## [Exercise prompt]
Restate every line of the material, word for word.

## [Records for processing]
=== Section Start ===

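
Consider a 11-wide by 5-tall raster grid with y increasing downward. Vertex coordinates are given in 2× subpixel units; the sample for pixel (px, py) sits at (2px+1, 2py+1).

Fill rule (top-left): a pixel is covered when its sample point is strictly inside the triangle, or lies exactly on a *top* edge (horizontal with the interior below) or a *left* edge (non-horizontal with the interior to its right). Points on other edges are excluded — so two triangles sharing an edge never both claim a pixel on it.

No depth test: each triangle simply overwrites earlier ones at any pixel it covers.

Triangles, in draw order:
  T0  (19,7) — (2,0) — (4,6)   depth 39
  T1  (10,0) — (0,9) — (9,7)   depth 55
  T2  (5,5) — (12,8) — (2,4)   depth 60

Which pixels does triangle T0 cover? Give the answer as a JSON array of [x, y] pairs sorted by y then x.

T0:
  2·area = 88  (B↔C swapped to make it positive)
  edge (19, 7)→(4, 6): d=(-15,-1) top-left  bias=+0
  edge (4, 6)→(2, 0): d=(-2,-6) top-left  bias=+0
  edge (2, 0)→(19, 7): d=(17,7) right/bottom  bias=-1
    (1,0)@(3, 1): e=[74,4,10] → █
    (2,0)@(5, 1): e=[76,16,-4] → ·
    (1,1)@(3, 3): e=[44,0,44] → █  [on edge]
    (2,1)@(5, 3): e=[46,12,30] → █
    (3,1)@(7, 3): e=[48,24,16] → █
    (4,1)@(9, 3): e=[50,36,2] → █
    (5,1)@(11, 3): e=[52,48,-12] → ·
    (1,2)@(3, 5): e=[14,-4,78] → ·
    (2,2)@(5, 5): e=[16,8,64] → █
    (5,2)@(11, 5): e=[22,44,22] → █
    (6,2)@(13, 5): e=[24,56,8] → █
    (7,2)@(15, 5): e=[26,68,-6] → ·
    (9,3)@(19, 7): e=[0,88,0] → ·  [on edge]
    (2,4)@(5, 9): e=[-44,0,132] → ·  [on edge]
  covered (10 px):
    · █ · · · · · · · · ·
    · █ █ █ █ · · · · · ·
    · · █ █ █ █ █ · · · ·
    · · · · · · · · · · ·
    · · · · · · · · · · ·
T1:
  2·area = 61  (B↔C swapped to make it positive)
  edge (10, 0)→(9, 7): d=(-1,7) right/bottom  bias=-1
  edge (9, 7)→(0, 9): d=(-9,2) right/bottom  bias=-1
  edge (0, 9)→(10, 0): d=(10,-9) top-left  bias=+0
    (4,0)@(9, 1): e=[6,54,1] → █
    (5,0)@(11, 1): e=[-8,50,19] → ·
    (3,1)@(7, 3): e=[18,40,3] → █
    (5,1)@(11, 3): e=[-10,32,39] → ·
    (2,2)@(5, 5): e=[30,26,5] → █
    (5,2)@(11, 5): e=[-12,14,59] → ·
    (1,3)@(3, 7): e=[42,12,7] → █
    (4,3)@(9, 7): e=[0,0,61] → ·  [on edge]
    (1,4)@(3, 9): e=[40,-6,27] → ·
    (2,4)@(5, 9): e=[26,-10,45] → ·
    (3,4)@(7, 9): e=[12,-14,63] → ·
  covered (9 px):
    · · · · █ · · · · · ·
    · · · █ █ · · · · · ·
    · · █ █ █ · · · · · ·
    · █ █ █ · · · · · · ·
    · · · · · · · · · · ·
T2:
  2·area = 2
  edge (5, 5)→(12, 8): d=(7,3) right/bottom  bias=-1
  edge (12, 8)→(2, 4): d=(-10,-4) top-left  bias=+0
  edge (2, 4)→(5, 5): d=(3,1) right/bottom  bias=-1
    (2,2)@(5, 5): e=[0,2,0] → ·  [on edge]
    (5,3)@(11, 7): e=[-4,6,0] → ·  [on edge]
    (8,4)@(17, 9): e=[-8,10,0] → ·  [on edge]
  covered (0 px):
    · · · · · · · · · · ·
    · · · · · · · · · · ·
    · · · · · · · · · · ·
    · · · · · · · · · · ·
    · · · · · · · · · · ·

Answer: [[1,0],[1,1],[2,1],[3,1],[4,1],[2,2],[3,2],[4,2],[5,2],[6,2]]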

=== Section End ===

## [Solution to this exercise]
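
Consider a 11-wide by 5-tall raster grid with y increasing downward. Vertex coordinates are given in 2× subpixel units; the sample for pixel (px, py) sits at (2px+1, 2py+1).

Fill rule (top-left): a pixel is covered when its sample point is strictly inside the triangle, or lies exactly on a *top* edge (horizontal with the interior below) or a *left* edge (non-horizontal with the interior to its right). Points on other edges are excluded — so two triangles sharing an edge never both claim a pixel on it.

No depth test: each triangle simply overwrites earlier ones at any pixel it covers.

Triangles, in draw order:
  T0  (19,7) — (2,0) — (4,6)   depth 39
  T1  (10,0) — (0,9) — (9,7)   depth 55
  T2  (5,5) — (12,8) — (2,4)   depth 60

Which pixels does triangle T0 cover? Give the answer as a JSON array of [x, y] pairs sorted by y then x.

T0:
  2·area = 88  (B↔C swapped to make it positive)
  edge (19, 7)→(4, 6): d=(-15,-1) top-left  bias=+0
  edge (4, 6)→(2, 0): d=(-2,-6) top-left  bias=+0
  edge (2, 0)→(19, 7): d=(17,7) right/bottom  bias=-1
    (1,0)@(3, 1): e=[74,4,10] → █
    (2,0)@(5, 1): e=[76,16,-4] → ·
    (1,1)@(3, 3): e=[44,0,44] → █  [on edge]
    (2,1)@(5, 3): e=[46,12,30] → █
    (3,1)@(7, 3): e=[48,24,16] → █
    (4,1)@(9, 3): e=[50,36,2] → █
    (5,1)@(11, 3): e=[52,48,-12] → ·
    (1,2)@(3, 5): e=[14,-4,78] → ·
    (2,2)@(5, 5): e=[16,8,64] → █
    (5,2)@(11, 5): e=[22,44,22] → █
    (6,2)@(13, 5): e=[24,56,8] → █
    (7,2)@(15, 5): e=[26,68,-6] → ·
    (9,3)@(19, 7): e=[0,88,0] → ·  [on edge]
    (2,4)@(5, 9): e=[-44,0,132] → ·  [on edge]
  covered (10 px):
    · █ · · · · · · · · ·
    · █ █ █ █ · · · · · ·
    · · █ █ █ █ █ · · · ·
    · · · · · · · · · · ·
    · · · · · · · · · · ·
T1:
  2·area = 61  (B↔C swapped to make it positive)
  edge (10, 0)→(9, 7): d=(-1,7) right/bottom  bias=-1
  edge (9, 7)→(0, 9): d=(-9,2) right/bottom  bias=-1
  edge (0, 9)→(10, 0): d=(10,-9) top-left  bias=+0
    (4,0)@(9, 1): e=[6,54,1] → █
    (5,0)@(11, 1): e=[-8,50,19] → ·
    (3,1)@(7, 3): e=[18,40,3] → █
    (5,1)@(11, 3): e=[-10,32,39] → ·
    (2,2)@(5, 5): e=[30,26,5] → █
    (5,2)@(11, 5): e=[-12,14,59] → ·
    (1,3)@(3, 7): e=[42,12,7] → █
    (4,3)@(9, 7): e=[0,0,61] → ·  [on edge]
    (1,4)@(3, 9): e=[40,-6,27] → ·
    (2,4)@(5, 9): e=[26,-10,45] → ·
    (3,4)@(7, 9): e=[12,-14,63] → ·
  covered (9 px):
    · · · · █ · · · · · ·
    · · · █ █ · · · · · ·
    · · █ █ █ · · · · · ·
    · █ █ █ · · · · · · ·
    · · · · · · · · · · ·
T2:
  2·area = 2
  edge (5, 5)→(12, 8): d=(7,3) right/bottom  bias=-1
  edge (12, 8)→(2, 4): d=(-10,-4) top-left  bias=+0
  edge (2, 4)→(5, 5): d=(3,1) right/bottom  bias=-1
    (2,2)@(5, 5): e=[0,2,0] → ·  [on edge]
    (5,3)@(11, 7): e=[-4,6,0] → ·  [on edge]
    (8,4)@(17, 9): e=[-8,10,0] → ·  [on edge]
  covered (0 px):
    · · · · · · · · · · ·
    · · · · · · · · · · ·
    · · · · · · · · · · ·
    · · · · · · · · · · ·
    · · · · · · · · · · ·

Answer: [[1,0],[1,1],[2,1],[3,1],[4,1],[2,2],[3,2],[4,2],[5,2],[6,2]]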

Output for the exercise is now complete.